Segment Start: Records for the exercise
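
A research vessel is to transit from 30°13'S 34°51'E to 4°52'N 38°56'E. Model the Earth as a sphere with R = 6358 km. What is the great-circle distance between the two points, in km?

cos σ = sin φ₁ sin φ₂ + cos φ₁ cos φ₂ cos Δλ
      = sin(-30.22°)sin(4.87°) + cos(-30.22°)cos(4.87°)cos(4.08°) = 0.8161
σ = 35.301° → d = Rσ = 6358·0.61611 = 3917 km

3917 km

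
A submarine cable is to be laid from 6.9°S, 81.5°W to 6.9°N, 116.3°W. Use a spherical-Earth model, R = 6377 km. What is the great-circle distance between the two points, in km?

cos σ = sin φ₁ sin φ₂ + cos φ₁ cos φ₂ cos Δλ
      = sin(-6.90°)sin(6.90°) + cos(-6.90°)cos(6.90°)cos(-34.80°) = 0.7949
σ = 37.358° → d = Rσ = 6377·0.65201 = 4158 km

4158 km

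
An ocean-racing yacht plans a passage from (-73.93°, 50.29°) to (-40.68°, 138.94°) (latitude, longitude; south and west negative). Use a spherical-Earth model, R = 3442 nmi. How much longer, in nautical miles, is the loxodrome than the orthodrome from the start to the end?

240 nmi

Great circle: cos σ = sin φ₁ sin φ₂ + cos φ₁ cos φ₂ cos Δλ,  σ = 0.8876 rad → d_gc = 3055.0 nmi
Rhumb line: Δψ = +1.1794, q = Δφ/Δψ = 0.4921, d_rh = R√(Δφ²+q²Δλ²) = 3295.0 nmi
Excess = 3295.0 − 3055.0 = 240.0 ≈ 240 nmi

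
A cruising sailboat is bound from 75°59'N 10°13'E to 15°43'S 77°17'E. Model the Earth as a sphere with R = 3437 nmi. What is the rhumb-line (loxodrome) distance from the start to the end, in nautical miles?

Δψ = ln[tan(π/4+φ₂/2)/tan(π/4+φ₁/2)] = -2.3739;  Δφ = -1.6005 rad,  Δλ = +1.1705 rad
q = Δφ/Δψ = 0.6742
d = R·√(Δφ² + q²Δλ²) = 3437·1.78445 = 6133 nmi

6133 nmi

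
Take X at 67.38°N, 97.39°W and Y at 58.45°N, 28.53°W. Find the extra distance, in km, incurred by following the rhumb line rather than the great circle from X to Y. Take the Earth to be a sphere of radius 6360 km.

Great circle: cos σ = sin φ₁ sin φ₂ + cos φ₁ cos φ₂ cos Δλ,  σ = 0.5371 rad → d_gc = 3415.8 km
Rhumb line: Δψ = -0.3454, q = Δφ/Δψ = 0.4513, d_rh = R√(Δφ²+q²Δλ²) = 3589.2 km
Excess = 3589.2 − 3415.8 = 173.4 ≈ 173 km

173 km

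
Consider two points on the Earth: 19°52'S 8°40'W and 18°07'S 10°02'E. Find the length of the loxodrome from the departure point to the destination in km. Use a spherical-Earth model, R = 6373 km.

1976 km

Rhumb course C = atan2(Δλ, Δψ) with Δψ = ln[tan(π/4+φ₂/2)/tan(π/4+φ₁/2)] = +0.0323, Δλ = +0.3264 → C = 84.35°
d = R·|Δφ| / |cos C| = 6373·0.03054 / 0.09849 = 1976 km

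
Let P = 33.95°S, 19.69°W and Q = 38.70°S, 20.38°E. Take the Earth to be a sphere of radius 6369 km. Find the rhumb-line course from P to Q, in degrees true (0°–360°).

Δψ = ln[tan(π/4+φ₂/2)/tan(π/4+φ₁/2)] = -0.1030
Δλ = +0.6994 rad (taken the short way round)
course = atan2(Δλ, Δψ) = 98.38°

98.4°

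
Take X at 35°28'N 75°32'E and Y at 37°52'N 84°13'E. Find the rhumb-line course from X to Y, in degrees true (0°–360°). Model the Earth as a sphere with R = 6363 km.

71.0°

Δψ = ln[tan(π/4+φ₂/2)/tan(π/4+φ₁/2)] = +0.0522
Δλ = +0.1516 rad (taken the short way round)
course = atan2(Δλ, Δψ) = 70.98°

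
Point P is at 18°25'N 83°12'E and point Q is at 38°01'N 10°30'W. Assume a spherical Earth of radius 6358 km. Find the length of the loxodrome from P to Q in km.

Δψ = ln[tan(π/4+φ₂/2)/tan(π/4+φ₁/2)] = +0.3912;  Δφ = +0.3421 rad,  Δλ = -1.6354 rad
q = Δφ/Δψ = 0.8744
d = R·√(Δφ² + q²Δλ²) = 6358·1.47024 = 9348 km

9348 km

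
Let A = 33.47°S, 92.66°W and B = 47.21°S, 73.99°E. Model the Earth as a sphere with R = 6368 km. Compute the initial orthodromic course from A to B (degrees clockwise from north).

θ = atan2( sin Δλ·cos φ₂ ,  cos φ₁ sin φ₂ − sin φ₁ cos φ₂ cos Δλ )
  = atan2(+0.1569, -0.9767) = 170.88°

170.9°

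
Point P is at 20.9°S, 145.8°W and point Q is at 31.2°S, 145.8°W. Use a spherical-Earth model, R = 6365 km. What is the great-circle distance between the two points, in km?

1144 km

Haversine: a = sin²(Δφ/2)+cos φ₁ cos φ₂ sin²(Δλ/2) = 0.00806;  σ = 2·atan2(√a,√(1−a))
σ = 10.300° → d = Rσ = 6365·0.17977 = 1144 km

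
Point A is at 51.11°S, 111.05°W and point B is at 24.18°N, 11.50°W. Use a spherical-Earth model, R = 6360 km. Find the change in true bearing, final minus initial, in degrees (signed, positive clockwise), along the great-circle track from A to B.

Initial bearing θ₁ = atan2(sin Δλ cos φ₂, cos φ₁ sin φ₂ − sin φ₁ cos φ₂ cos Δλ) = 81.19°
Final bearing θ₂ = (initial bearing from the destination back to the start) + 180° = 42.85°
Δθ = θ₂ − θ₁ = -38.3°

-38.3°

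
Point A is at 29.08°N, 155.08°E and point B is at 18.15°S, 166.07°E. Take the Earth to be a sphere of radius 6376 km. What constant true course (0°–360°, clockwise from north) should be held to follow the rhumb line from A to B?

Meridional parts: M(φ₁)=+0.5308, M(φ₂)=-0.3222 → ΔM = -0.8531;  Δλ = +0.1918 rad
tan C = Δλ / ΔM = -0.2249 → C = 167.33°

167.3°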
Segment End: Records for the exercise
Work item |
Every line in the records has to be written out again exactly.

Exercise result |
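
A research vessel is to transit from 30°13'S 34°51'E to 4°52'N 38°56'E. Model the Earth as a sphere with R = 6358 km. What is the great-circle distance between the two points, in km?

cos σ = sin φ₁ sin φ₂ + cos φ₁ cos φ₂ cos Δλ
      = sin(-30.22°)sin(4.87°) + cos(-30.22°)cos(4.87°)cos(4.08°) = 0.8161
σ = 35.301° → d = Rσ = 6358·0.61611 = 3917 km

3917 km

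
A submarine cable is to be laid from 6.9°S, 81.5°W to 6.9°N, 116.3°W. Use a spherical-Earth model, R = 6377 km. What is the great-circle distance between the two points, in km?

cos σ = sin φ₁ sin φ₂ + cos φ₁ cos φ₂ cos Δλ
      = sin(-6.90°)sin(6.90°) + cos(-6.90°)cos(6.90°)cos(-34.80°) = 0.7949
σ = 37.358° → d = Rσ = 6377·0.65201 = 4158 km

4158 km

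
An ocean-racing yacht plans a passage from (-73.93°, 50.29°) to (-40.68°, 138.94°) (latitude, longitude; south and west negative). Use a spherical-Earth model, R = 3442 nmi. How much longer, in nautical miles, is the loxodrome than the orthodrome from the start to the end?

240 nmi

Great circle: cos σ = sin φ₁ sin φ₂ + cos φ₁ cos φ₂ cos Δλ,  σ = 0.8876 rad → d_gc = 3055.0 nmi
Rhumb line: Δψ = +1.1794, q = Δφ/Δψ = 0.4921, d_rh = R√(Δφ²+q²Δλ²) = 3295.0 nmi
Excess = 3295.0 − 3055.0 = 240.0 ≈ 240 nmi

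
A cruising sailboat is bound from 75°59'N 10°13'E to 15°43'S 77°17'E. Model the Earth as a sphere with R = 3437 nmi. What is the rhumb-line (loxodrome) distance from the start to the end, in nautical miles?

Δψ = ln[tan(π/4+φ₂/2)/tan(π/4+φ₁/2)] = -2.3739;  Δφ = -1.6005 rad,  Δλ = +1.1705 rad
q = Δφ/Δψ = 0.6742
d = R·√(Δφ² + q²Δλ²) = 3437·1.78445 = 6133 nmi

6133 nmi

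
Take X at 67.38°N, 97.39°W and Y at 58.45°N, 28.53°W. Find the extra distance, in km, incurred by following the rhumb line rather than the great circle from X to Y. Take the Earth to be a sphere of radius 6360 km.

Great circle: cos σ = sin φ₁ sin φ₂ + cos φ₁ cos φ₂ cos Δλ,  σ = 0.5371 rad → d_gc = 3415.8 km
Rhumb line: Δψ = -0.3454, q = Δφ/Δψ = 0.4513, d_rh = R√(Δφ²+q²Δλ²) = 3589.2 km
Excess = 3589.2 − 3415.8 = 173.4 ≈ 173 km

173 km

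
Consider two points on the Earth: 19°52'S 8°40'W and 18°07'S 10°02'E. Find the length of the loxodrome from the departure point to the destination in km. Use a spherical-Earth model, R = 6373 km.

1976 km

Rhumb course C = atan2(Δλ, Δψ) with Δψ = ln[tan(π/4+φ₂/2)/tan(π/4+φ₁/2)] = +0.0323, Δλ = +0.3264 → C = 84.35°
d = R·|Δφ| / |cos C| = 6373·0.03054 / 0.09849 = 1976 km

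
Let P = 33.95°S, 19.69°W and Q = 38.70°S, 20.38°E. Take the Earth to be a sphere of radius 6369 km. Find the rhumb-line course from P to Q, in degrees true (0°–360°).

Δψ = ln[tan(π/4+φ₂/2)/tan(π/4+φ₁/2)] = -0.1030
Δλ = +0.6994 rad (taken the short way round)
course = atan2(Δλ, Δψ) = 98.38°

98.4°

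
Take X at 35°28'N 75°32'E and Y at 37°52'N 84°13'E. Find the rhumb-line course from X to Y, in degrees true (0°–360°). Model the Earth as a sphere with R = 6363 km.

71.0°

Δψ = ln[tan(π/4+φ₂/2)/tan(π/4+φ₁/2)] = +0.0522
Δλ = +0.1516 rad (taken the short way round)
course = atan2(Δλ, Δψ) = 70.98°

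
Point P is at 18°25'N 83°12'E and point Q is at 38°01'N 10°30'W. Assume a spherical Earth of radius 6358 km. Find the length of the loxodrome from P to Q in km.

Δψ = ln[tan(π/4+φ₂/2)/tan(π/4+φ₁/2)] = +0.3912;  Δφ = +0.3421 rad,  Δλ = -1.6354 rad
q = Δφ/Δψ = 0.8744
d = R·√(Δφ² + q²Δλ²) = 6358·1.47024 = 9348 km

9348 km

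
Let A = 33.47°S, 92.66°W and B = 47.21°S, 73.99°E. Model the Earth as a sphere with R = 6368 km. Compute the initial orthodromic course from A to B (degrees clockwise from north).

θ = atan2( sin Δλ·cos φ₂ ,  cos φ₁ sin φ₂ − sin φ₁ cos φ₂ cos Δλ )
  = atan2(+0.1569, -0.9767) = 170.88°

170.9°

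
Point P is at 20.9°S, 145.8°W and point Q is at 31.2°S, 145.8°W. Use a spherical-Earth model, R = 6365 km. What is the great-circle distance between the two points, in km?

1144 km

Haversine: a = sin²(Δφ/2)+cos φ₁ cos φ₂ sin²(Δλ/2) = 0.00806;  σ = 2·atan2(√a,√(1−a))
σ = 10.300° → d = Rσ = 6365·0.17977 = 1144 km

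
Point A is at 51.11°S, 111.05°W and point B is at 24.18°N, 11.50°W. Use a spherical-Earth model, R = 6360 km. Find the change in true bearing, final minus initial, in degrees (signed, positive clockwise), along the great-circle track from A to B.

Initial bearing θ₁ = atan2(sin Δλ cos φ₂, cos φ₁ sin φ₂ − sin φ₁ cos φ₂ cos Δλ) = 81.19°
Final bearing θ₂ = (initial bearing from the destination back to the start) + 180° = 42.85°
Δθ = θ₂ − θ₁ = -38.3°

-38.3°

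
Point A is at 29.08°N, 155.08°E and point B is at 18.15°S, 166.07°E. Take the Earth to be a sphere of radius 6376 km. What constant true course (0°–360°, clockwise from north) should be held to follow the rhumb line from A to B?

Meridional parts: M(φ₁)=+0.5308, M(φ₂)=-0.3222 → ΔM = -0.8531;  Δλ = +0.1918 rad
tan C = Δλ / ΔM = -0.2249 → C = 167.33°

167.3°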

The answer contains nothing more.